▼

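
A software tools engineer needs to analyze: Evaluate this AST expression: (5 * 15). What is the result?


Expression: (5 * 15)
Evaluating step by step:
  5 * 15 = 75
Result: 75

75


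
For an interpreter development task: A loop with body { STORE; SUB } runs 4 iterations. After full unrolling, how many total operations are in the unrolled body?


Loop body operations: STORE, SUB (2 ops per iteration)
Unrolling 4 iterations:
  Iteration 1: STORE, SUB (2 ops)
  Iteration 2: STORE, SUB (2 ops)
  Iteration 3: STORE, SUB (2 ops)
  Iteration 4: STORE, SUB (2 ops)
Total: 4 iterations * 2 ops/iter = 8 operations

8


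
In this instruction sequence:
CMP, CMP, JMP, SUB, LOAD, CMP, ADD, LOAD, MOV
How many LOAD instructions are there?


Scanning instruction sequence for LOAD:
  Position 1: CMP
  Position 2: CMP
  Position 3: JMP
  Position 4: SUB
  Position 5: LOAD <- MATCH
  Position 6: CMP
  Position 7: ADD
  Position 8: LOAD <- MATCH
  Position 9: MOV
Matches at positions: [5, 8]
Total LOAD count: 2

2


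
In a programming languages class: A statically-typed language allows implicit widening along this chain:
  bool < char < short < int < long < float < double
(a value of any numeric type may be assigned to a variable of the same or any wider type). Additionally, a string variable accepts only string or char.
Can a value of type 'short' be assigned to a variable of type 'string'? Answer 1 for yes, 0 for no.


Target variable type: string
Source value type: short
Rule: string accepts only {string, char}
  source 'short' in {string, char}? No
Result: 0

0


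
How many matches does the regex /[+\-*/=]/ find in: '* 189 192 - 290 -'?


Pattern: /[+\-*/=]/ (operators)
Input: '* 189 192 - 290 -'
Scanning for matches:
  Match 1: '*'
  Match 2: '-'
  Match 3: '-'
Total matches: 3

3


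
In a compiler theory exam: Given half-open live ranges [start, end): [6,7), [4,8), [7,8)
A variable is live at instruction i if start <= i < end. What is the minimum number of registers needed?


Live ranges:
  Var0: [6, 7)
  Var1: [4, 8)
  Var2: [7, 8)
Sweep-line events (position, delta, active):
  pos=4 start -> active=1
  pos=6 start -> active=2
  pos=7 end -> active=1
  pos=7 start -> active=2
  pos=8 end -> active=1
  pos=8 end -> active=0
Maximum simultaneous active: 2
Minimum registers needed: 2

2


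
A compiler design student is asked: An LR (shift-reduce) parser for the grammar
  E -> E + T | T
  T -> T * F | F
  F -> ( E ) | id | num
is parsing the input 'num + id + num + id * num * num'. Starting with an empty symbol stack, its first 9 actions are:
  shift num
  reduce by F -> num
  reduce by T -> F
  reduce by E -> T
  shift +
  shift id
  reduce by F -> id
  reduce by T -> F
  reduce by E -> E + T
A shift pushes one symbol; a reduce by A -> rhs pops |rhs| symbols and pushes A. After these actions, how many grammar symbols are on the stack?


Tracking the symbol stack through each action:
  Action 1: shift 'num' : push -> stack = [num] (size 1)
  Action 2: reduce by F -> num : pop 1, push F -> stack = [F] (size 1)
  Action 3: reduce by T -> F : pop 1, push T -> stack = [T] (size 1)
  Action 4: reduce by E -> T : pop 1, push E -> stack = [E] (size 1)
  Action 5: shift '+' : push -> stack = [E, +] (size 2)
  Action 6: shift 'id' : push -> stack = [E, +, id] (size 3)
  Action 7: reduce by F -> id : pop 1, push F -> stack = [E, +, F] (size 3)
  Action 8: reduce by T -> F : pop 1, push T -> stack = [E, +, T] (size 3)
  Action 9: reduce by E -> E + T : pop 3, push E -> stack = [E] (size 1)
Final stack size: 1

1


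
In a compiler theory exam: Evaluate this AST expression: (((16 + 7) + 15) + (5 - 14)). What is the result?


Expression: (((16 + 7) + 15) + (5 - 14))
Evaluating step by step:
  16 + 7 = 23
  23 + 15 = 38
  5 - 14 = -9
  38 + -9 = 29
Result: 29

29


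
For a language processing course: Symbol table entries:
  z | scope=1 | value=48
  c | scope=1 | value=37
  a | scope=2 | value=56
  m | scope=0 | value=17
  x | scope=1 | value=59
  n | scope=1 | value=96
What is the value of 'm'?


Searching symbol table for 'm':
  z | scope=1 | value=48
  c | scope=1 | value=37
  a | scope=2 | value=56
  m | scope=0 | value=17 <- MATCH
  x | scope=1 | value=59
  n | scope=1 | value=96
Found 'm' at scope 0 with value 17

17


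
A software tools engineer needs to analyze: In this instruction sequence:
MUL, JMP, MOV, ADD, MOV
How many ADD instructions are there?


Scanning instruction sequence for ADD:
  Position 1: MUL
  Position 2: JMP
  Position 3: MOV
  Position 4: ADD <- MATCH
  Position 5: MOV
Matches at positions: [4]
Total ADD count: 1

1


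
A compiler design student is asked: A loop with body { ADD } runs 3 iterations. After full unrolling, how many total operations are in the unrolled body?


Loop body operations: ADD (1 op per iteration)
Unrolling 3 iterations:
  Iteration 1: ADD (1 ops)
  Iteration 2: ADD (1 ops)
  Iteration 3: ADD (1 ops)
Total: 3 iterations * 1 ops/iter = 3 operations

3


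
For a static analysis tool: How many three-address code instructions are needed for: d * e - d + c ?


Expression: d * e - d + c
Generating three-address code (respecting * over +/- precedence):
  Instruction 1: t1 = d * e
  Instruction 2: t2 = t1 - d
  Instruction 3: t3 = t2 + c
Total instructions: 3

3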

▲
▼

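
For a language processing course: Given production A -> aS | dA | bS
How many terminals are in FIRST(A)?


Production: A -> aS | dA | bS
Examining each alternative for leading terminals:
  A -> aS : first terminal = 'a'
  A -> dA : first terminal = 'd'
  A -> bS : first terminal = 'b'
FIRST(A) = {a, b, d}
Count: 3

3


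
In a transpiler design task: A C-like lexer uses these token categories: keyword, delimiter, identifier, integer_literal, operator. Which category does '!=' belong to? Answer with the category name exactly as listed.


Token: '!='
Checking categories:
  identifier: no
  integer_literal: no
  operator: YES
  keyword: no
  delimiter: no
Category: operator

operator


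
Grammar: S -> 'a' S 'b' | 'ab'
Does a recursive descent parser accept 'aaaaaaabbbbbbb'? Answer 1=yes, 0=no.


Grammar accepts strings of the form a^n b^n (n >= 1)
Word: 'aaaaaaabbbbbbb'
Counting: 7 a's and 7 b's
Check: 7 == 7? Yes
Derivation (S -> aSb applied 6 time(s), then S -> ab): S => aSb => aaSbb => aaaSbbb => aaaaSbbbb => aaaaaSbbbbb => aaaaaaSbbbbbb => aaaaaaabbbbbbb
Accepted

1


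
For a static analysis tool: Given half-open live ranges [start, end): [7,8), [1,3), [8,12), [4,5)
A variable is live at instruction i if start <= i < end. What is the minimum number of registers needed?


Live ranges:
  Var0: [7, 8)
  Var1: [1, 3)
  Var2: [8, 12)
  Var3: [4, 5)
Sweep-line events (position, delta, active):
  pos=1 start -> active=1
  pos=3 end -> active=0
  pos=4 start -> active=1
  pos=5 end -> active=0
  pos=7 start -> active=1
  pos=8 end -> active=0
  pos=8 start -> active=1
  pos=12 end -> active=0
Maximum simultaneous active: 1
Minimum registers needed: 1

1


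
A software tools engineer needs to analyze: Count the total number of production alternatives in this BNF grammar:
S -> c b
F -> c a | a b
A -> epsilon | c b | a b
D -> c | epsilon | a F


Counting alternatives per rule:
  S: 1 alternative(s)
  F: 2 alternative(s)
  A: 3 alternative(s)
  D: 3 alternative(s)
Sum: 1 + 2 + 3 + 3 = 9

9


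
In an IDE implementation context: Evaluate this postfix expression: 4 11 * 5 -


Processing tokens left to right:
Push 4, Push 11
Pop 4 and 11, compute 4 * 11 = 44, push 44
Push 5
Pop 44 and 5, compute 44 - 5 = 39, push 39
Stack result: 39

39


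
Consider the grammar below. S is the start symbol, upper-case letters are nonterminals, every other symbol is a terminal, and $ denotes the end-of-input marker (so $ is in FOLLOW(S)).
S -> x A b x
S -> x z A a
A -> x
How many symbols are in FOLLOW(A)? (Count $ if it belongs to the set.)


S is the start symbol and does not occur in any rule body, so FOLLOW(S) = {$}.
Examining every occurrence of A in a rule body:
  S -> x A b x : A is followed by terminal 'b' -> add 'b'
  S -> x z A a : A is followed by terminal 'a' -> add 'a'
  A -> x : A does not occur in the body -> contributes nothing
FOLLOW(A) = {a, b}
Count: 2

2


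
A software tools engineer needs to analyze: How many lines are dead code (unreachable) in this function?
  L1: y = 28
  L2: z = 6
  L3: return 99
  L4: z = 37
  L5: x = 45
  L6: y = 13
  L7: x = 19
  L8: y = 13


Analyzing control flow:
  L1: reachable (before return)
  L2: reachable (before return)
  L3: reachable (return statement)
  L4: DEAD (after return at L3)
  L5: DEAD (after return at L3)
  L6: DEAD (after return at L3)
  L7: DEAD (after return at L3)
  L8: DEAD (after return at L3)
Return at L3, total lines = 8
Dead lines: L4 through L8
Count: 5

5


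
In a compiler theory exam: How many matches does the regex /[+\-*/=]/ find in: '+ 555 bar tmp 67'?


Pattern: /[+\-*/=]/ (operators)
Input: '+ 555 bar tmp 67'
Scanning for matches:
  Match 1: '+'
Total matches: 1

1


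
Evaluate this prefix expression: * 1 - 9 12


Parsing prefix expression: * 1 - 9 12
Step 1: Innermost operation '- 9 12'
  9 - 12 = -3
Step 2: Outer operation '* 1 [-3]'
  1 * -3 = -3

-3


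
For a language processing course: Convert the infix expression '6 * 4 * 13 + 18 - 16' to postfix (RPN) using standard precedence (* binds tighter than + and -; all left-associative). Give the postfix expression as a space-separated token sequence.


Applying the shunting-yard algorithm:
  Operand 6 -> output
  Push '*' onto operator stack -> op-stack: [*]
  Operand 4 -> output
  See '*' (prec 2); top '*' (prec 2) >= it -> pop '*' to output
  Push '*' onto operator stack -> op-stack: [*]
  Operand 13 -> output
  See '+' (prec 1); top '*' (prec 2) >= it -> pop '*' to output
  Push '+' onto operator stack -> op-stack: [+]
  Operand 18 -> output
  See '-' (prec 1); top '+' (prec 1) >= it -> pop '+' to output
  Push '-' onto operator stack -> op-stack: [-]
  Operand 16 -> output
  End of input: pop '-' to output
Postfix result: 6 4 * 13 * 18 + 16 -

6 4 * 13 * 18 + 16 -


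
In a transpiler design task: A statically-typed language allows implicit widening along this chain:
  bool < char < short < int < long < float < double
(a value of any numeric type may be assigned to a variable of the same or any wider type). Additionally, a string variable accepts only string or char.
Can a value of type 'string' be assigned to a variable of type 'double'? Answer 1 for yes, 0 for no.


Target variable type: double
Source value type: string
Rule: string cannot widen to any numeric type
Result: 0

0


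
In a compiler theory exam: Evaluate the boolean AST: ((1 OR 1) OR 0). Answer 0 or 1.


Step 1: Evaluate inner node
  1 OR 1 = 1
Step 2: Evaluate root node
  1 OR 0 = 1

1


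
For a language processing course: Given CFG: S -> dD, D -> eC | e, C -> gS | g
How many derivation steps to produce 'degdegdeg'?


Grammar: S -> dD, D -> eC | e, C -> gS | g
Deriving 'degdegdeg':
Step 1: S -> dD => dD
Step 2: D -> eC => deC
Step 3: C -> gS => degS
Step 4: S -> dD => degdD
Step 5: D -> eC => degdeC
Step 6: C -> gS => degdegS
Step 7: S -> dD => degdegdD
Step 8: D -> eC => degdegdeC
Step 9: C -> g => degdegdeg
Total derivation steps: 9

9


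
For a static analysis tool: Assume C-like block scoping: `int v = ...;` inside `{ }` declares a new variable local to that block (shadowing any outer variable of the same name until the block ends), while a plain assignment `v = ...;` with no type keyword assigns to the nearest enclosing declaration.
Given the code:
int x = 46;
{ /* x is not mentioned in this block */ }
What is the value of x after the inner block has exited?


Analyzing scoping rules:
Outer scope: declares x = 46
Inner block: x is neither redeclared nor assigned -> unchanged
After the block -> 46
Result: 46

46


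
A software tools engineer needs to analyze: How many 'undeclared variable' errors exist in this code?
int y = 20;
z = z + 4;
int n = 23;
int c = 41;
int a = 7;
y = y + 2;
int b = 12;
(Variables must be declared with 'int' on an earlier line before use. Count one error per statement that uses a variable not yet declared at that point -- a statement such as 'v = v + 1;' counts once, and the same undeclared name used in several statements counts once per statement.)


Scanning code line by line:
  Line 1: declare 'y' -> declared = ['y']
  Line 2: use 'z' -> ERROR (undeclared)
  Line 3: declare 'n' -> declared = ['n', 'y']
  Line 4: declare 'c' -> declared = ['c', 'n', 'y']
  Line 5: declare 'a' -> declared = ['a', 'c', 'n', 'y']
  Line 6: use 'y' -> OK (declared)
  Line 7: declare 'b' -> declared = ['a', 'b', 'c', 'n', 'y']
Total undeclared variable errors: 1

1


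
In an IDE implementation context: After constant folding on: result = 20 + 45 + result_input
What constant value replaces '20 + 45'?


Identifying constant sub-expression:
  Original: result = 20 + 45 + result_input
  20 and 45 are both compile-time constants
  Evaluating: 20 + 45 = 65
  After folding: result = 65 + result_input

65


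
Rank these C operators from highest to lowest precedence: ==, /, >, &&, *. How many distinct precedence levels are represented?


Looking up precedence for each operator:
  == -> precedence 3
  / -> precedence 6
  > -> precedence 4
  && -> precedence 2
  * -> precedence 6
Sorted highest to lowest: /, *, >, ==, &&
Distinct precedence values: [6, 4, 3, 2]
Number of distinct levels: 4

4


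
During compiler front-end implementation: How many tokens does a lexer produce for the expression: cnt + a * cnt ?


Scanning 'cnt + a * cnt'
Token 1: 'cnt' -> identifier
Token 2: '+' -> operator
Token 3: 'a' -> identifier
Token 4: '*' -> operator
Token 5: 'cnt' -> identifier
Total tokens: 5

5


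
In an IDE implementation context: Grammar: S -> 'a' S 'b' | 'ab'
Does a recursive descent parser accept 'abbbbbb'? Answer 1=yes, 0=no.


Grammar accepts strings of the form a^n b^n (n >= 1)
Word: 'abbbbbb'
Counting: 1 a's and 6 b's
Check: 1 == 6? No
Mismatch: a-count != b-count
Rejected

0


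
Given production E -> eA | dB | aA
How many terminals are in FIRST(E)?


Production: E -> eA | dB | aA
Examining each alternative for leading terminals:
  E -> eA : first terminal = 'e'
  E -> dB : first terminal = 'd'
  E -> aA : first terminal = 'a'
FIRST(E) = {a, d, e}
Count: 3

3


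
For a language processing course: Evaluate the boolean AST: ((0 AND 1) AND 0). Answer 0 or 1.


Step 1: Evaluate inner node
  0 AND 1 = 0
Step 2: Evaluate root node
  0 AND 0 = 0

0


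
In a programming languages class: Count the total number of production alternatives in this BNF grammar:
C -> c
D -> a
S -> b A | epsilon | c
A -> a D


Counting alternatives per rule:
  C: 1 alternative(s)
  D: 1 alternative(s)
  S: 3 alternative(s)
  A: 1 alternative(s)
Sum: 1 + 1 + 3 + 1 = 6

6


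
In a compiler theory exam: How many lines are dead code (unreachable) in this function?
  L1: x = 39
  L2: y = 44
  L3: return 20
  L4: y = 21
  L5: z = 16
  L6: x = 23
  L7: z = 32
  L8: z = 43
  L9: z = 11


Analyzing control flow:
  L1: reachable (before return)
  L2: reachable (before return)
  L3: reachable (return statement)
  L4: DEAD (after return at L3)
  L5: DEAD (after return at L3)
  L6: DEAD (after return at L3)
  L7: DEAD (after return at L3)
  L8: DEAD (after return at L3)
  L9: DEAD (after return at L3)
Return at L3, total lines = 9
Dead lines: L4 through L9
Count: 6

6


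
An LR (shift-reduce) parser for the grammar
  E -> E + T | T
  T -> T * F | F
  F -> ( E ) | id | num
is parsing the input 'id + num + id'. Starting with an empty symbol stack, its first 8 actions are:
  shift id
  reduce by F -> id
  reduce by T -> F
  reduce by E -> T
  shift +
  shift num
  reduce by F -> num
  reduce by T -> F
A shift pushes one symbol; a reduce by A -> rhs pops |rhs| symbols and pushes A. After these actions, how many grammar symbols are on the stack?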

▲
▼

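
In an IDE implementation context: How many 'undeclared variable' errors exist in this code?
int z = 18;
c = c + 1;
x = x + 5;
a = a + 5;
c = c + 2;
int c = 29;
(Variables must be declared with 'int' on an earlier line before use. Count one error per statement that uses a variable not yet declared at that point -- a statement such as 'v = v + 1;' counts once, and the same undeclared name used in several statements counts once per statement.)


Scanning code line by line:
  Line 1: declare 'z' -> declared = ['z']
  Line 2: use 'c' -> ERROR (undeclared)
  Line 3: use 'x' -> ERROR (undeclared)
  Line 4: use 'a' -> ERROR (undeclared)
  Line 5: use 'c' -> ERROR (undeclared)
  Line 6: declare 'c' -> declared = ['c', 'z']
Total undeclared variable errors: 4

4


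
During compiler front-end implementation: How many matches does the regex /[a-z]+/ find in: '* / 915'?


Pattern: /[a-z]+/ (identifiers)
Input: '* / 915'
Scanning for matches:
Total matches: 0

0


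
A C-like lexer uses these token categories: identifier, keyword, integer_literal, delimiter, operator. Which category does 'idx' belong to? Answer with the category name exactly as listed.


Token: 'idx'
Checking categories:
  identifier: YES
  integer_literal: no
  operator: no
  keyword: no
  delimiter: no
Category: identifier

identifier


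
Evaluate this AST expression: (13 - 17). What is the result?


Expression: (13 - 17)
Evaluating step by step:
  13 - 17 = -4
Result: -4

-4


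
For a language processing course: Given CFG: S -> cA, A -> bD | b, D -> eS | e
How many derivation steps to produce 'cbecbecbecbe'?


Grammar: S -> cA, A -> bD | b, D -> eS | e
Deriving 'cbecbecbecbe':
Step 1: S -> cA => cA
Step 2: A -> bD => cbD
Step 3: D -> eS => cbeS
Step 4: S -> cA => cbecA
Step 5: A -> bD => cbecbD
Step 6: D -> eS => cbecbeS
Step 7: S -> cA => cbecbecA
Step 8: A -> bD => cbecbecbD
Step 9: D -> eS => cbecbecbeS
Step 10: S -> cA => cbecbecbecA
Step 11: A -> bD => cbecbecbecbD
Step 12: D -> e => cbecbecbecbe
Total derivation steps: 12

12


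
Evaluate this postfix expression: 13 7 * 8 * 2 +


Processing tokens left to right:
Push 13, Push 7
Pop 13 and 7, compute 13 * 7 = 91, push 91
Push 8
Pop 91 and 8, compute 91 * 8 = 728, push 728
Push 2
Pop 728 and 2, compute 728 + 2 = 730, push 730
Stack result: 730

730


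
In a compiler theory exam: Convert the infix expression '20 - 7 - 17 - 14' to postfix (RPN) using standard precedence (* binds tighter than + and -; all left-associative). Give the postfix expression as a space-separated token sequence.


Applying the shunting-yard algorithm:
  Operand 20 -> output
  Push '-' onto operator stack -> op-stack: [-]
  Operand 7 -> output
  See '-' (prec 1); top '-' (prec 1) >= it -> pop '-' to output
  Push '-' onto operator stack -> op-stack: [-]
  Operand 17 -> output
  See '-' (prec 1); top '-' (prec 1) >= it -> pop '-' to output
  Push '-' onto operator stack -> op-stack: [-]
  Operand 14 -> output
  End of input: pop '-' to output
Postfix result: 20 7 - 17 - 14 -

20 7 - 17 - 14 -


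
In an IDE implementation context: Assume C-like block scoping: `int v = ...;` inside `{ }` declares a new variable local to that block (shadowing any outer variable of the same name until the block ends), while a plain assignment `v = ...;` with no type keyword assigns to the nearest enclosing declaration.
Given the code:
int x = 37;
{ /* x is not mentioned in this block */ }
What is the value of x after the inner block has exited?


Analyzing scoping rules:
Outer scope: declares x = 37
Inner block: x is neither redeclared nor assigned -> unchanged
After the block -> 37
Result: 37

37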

▲

WHAT YOU HAVE TO DO
Give the count of lines in the data that contain the word "allows", and write nothing besides it.

YOUR SOLUTION
2